──────── Information
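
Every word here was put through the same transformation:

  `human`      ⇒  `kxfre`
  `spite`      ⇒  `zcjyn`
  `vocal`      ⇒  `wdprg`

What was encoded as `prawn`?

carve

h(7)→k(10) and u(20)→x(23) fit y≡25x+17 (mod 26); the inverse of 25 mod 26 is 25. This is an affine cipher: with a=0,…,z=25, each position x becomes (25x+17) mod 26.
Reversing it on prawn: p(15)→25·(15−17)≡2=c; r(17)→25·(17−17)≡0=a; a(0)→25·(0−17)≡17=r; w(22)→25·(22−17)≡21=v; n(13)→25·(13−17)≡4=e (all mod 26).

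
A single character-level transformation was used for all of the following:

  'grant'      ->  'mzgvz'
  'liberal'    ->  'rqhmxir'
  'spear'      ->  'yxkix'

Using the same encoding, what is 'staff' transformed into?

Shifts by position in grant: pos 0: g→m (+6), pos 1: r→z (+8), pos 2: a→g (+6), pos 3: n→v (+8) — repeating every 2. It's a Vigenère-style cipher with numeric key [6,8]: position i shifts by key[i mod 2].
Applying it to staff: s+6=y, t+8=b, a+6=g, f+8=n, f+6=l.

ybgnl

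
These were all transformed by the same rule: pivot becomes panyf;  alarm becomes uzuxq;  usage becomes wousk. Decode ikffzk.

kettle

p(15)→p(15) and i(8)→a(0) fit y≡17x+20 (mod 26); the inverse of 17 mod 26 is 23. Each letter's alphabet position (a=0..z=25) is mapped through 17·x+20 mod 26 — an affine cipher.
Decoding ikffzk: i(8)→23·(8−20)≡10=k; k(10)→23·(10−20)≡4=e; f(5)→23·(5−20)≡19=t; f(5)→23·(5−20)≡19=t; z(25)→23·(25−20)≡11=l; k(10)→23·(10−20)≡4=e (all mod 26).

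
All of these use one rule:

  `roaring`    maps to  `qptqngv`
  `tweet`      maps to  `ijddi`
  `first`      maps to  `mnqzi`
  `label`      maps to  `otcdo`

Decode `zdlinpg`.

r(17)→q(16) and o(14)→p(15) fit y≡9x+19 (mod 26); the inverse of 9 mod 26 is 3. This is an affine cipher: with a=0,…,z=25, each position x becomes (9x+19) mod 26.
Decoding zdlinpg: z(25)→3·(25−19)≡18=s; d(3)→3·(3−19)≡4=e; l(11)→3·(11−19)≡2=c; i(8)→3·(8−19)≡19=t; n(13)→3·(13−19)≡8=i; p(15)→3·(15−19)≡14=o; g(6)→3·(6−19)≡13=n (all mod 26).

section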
────────────────
──────── Information
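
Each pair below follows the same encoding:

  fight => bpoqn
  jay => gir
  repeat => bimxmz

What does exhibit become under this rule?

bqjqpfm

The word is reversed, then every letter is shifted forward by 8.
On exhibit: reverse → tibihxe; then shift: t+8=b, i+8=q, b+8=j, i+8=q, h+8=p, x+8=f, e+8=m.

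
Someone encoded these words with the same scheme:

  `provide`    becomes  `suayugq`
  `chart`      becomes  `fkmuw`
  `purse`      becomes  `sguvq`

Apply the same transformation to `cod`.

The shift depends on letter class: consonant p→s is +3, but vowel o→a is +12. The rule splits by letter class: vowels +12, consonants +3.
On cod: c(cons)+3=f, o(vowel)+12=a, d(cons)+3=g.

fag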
────────────────
──────── Information
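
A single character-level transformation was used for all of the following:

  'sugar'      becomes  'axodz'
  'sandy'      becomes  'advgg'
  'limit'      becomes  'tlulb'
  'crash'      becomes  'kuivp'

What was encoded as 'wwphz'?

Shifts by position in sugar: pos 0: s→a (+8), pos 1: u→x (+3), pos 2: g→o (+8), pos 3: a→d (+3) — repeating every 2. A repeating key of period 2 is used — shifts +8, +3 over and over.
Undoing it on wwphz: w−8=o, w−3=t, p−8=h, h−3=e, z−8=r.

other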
────────────────
Exactly how many lines of the listing hold the word "maps"? Give the number with nothing else.

→ Solved exercise
4